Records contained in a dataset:
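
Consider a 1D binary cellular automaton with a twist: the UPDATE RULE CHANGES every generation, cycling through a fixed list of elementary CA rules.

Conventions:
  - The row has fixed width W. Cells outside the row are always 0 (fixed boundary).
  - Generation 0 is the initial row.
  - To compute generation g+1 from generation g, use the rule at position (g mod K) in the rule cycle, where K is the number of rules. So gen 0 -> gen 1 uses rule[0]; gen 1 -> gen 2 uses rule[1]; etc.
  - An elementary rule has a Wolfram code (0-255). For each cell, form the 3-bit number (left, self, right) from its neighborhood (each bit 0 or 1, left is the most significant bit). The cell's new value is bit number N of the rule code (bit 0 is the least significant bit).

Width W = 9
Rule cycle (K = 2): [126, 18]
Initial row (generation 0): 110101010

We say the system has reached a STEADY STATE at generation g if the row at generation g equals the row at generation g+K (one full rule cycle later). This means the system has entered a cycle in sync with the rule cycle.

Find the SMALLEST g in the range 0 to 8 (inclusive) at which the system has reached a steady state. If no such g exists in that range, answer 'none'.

Gen 0: 110101010
Gen 1 (rule 126): 111111111
Gen 2 (rule 18): 000000000
Gen 3 (rule 126): 000000000
Gen 4 (rule 18): 000000000
Gen 5 (rule 126): 000000000
Gen 6 (rule 18): 000000000
Gen 7 (rule 126): 000000000
Gen 8 (rule 18): 000000000
Gen 9 (rule 126): 000000000
Gen 10 (rule 18): 000000000

Answer: 2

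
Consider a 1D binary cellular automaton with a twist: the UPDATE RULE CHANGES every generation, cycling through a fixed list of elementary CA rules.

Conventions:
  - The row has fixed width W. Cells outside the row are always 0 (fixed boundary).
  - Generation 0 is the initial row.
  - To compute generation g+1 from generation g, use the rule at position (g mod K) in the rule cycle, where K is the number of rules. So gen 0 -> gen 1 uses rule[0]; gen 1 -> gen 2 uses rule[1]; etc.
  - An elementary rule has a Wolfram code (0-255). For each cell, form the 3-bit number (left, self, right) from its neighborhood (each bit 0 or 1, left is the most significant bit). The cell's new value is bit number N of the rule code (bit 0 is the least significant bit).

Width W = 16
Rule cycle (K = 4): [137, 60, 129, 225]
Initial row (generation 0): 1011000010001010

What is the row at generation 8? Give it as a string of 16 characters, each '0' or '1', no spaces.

Gen 0: 1011000010001010
Gen 1 (rule 137): 0010011000100000
Gen 2 (rule 60): 0011010100110000
Gen 3 (rule 129): 1000000000000111
Gen 4 (rule 225): 0011111111110011
Gen 5 (rule 137): 1011111111100010
Gen 6 (rule 60): 1110000000010011
Gen 7 (rule 129): 0100111111000000
Gen 8 (rule 225): 0000011111011111

Answer: 0000011111011111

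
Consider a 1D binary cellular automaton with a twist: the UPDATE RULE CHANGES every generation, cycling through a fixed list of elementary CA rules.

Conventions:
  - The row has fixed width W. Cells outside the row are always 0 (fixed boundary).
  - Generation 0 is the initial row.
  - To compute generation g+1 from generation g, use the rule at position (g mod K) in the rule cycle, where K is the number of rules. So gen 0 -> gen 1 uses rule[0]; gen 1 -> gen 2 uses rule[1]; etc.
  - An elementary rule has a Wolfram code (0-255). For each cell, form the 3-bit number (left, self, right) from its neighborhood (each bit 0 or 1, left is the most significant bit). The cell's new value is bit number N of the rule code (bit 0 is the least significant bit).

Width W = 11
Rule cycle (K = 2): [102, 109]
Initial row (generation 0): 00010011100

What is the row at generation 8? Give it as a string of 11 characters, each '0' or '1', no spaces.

Answer: 11111110101

Derivation:
Gen 0: 00010011100
Gen 1 (rule 102): 00110100100
Gen 2 (rule 109): 10111100101
Gen 3 (rule 102): 11000101111
Gen 4 (rule 109): 11010111001
Gen 5 (rule 102): 01111001011
Gen 6 (rule 109): 01001001111
Gen 7 (rule 102): 11011010001
Gen 8 (rule 109): 11111110101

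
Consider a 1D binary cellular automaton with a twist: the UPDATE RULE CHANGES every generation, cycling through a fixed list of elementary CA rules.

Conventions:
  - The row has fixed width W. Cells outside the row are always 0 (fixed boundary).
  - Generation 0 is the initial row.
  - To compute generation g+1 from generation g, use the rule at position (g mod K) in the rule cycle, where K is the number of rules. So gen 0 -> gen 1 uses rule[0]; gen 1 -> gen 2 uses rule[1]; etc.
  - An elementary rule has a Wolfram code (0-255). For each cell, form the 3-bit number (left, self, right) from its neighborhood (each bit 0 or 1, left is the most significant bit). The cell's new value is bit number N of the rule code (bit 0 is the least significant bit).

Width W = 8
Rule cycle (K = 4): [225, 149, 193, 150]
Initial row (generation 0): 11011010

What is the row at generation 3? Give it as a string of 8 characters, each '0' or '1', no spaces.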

WORK ITEM: Retype each line above exactly as written.

OUTPUT:
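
Consider a 1D binary cellular automaton with a twist: the UPDATE RULE CHANGES every generation, cycling through a fixed list of elementary CA rules.

Conventions:
  - The row has fixed width W. Cells outside the row are always 0 (fixed boundary).
  - Generation 0 is the initial row.
  - To compute generation g+1 from generation g, use the rule at position (g mod K) in the rule cycle, where K is the number of rules. So gen 0 -> gen 1 uses rule[0]; gen 1 -> gen 2 uses rule[1]; etc.
  - An elementary rule has a Wolfram code (0-255). For each cell, form the 3-bit number (left, self, right) from its neighborhood (each bit 0 or 1, left is the most significant bit). The cell's new value is bit number N of the rule code (bit 0 is the least significant bit).

Width W = 9
Rule cycle (K = 2): [126, 18]
Initial row (generation 0): 110101010

We say the system has reached a STEADY STATE at generation g if the row at generation g equals the row at generation g+K (one full rule cycle later). This means the system has entered a cycle in sync with the rule cycle.

Find the SMALLEST g in the range 0 to 8 (inclusive) at which the system has reached a steady state. If no such g exists in that range, answer 'none'.

Gen 0: 110101010
Gen 1 (rule 126): 111111111
Gen 2 (rule 18): 000000000
Gen 3 (rule 126): 000000000
Gen 4 (rule 18): 000000000
Gen 5 (rule 126): 000000000
Gen 6 (rule 18): 000000000
Gen 7 (rule 126): 000000000
Gen 8 (rule 18): 000000000
Gen 9 (rule 126): 000000000
Gen 10 (rule 18): 000000000

Answer: 2

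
Consider a 1D binary cellular automaton with a twist: the UPDATE RULE CHANGES every generation, cycling through a fixed list of elementary CA rules.

Conventions:
  - The row has fixed width W. Cells outside the row are always 0 (fixed boundary).
  - Generation 0 is the initial row.
  - To compute generation g+1 from generation g, use the rule at position (g mod K) in the rule cycle, where K is the number of rules. So gen 0 -> gen 1 uses rule[0]; gen 1 -> gen 2 uses rule[1]; etc.
  - An elementary rule has a Wolfram code (0-255). For each cell, form the 3-bit number (left, self, right) from its neighborhood (each bit 0 or 1, left is the most significant bit). The cell's new value is bit number N of the rule code (bit 0 is the least significant bit).

Width W = 16
Rule cycle (K = 4): [137, 60, 129, 225]
Initial row (generation 0): 1011000010001010

What is the row at generation 8? Give it as a string of 16 characters, each '0' or '1', no spaces.

Gen 0: 1011000010001010
Gen 1 (rule 137): 0010011000100000
Gen 2 (rule 60): 0011010100110000
Gen 3 (rule 129): 1000000000000111
Gen 4 (rule 225): 0011111111110011
Gen 5 (rule 137): 1011111111100010
Gen 6 (rule 60): 1110000000010011
Gen 7 (rule 129): 0100111111000000
Gen 8 (rule 225): 0000011111011111

Answer: 0000011111011111

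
Consider a 1D binary cellular automaton with a twist: the UPDATE RULE CHANGES every generation, cycling through a fixed list of elementary CA rules.

Conventions:
  - The row has fixed width W. Cells outside the row are always 0 (fixed boundary).
  - Generation 0 is the initial row.
  - To compute generation g+1 from generation g, use the rule at position (g mod K) in the rule cycle, where K is the number of rules. So gen 0 -> gen 1 uses rule[0]; gen 1 -> gen 2 uses rule[1]; etc.
  - An elementary rule has a Wolfram code (0-255). For each cell, form the 3-bit number (left, self, right) from its neighborhood (each bit 0 or 1, left is the most significant bit). The cell's new value is bit number N of the rule code (bit 0 is the least significant bit).

Width W = 11
Rule cycle (K = 2): [102, 109]
Initial row (generation 0): 00010011100

What is the row at generation 8? Give it as a string of 11 characters, each '0' or '1', no spaces.

Answer: 11111110101

Derivation:
Gen 0: 00010011100
Gen 1 (rule 102): 00110100100
Gen 2 (rule 109): 10111100101
Gen 3 (rule 102): 11000101111
Gen 4 (rule 109): 11010111001
Gen 5 (rule 102): 01111001011
Gen 6 (rule 109): 01001001111
Gen 7 (rule 102): 11011010001
Gen 8 (rule 109): 11111110101

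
Consider a 1D binary cellular automaton with a twist: the UPDATE RULE CHANGES every generation, cycling through a fixed list of elementary CA rules.

Conventions:
  - The row has fixed width W. Cells outside the row are always 0 (fixed boundary).
  - Generation 0 is the initial row.
  - To compute generation g+1 from generation g, use the rule at position (g mod K) in the rule cycle, where K is the number of rules. So gen 0 -> gen 1 uses rule[0]; gen 1 -> gen 2 uses rule[1]; etc.
  - An elementary rule has a Wolfram code (0-255). For each cell, form the 3-bit number (left, self, right) from its neighborhood (each bit 0 or 1, left is the most significant bit). The cell's new value is bit number N of the rule code (bit 0 is the least significant bit).

Width W = 8
Rule cycle (K = 4): [225, 149, 193, 150]
Initial row (generation 0): 11011010

What is the row at generation 3? Give it as a string of 8 characters, each '0' or '1', no spaces.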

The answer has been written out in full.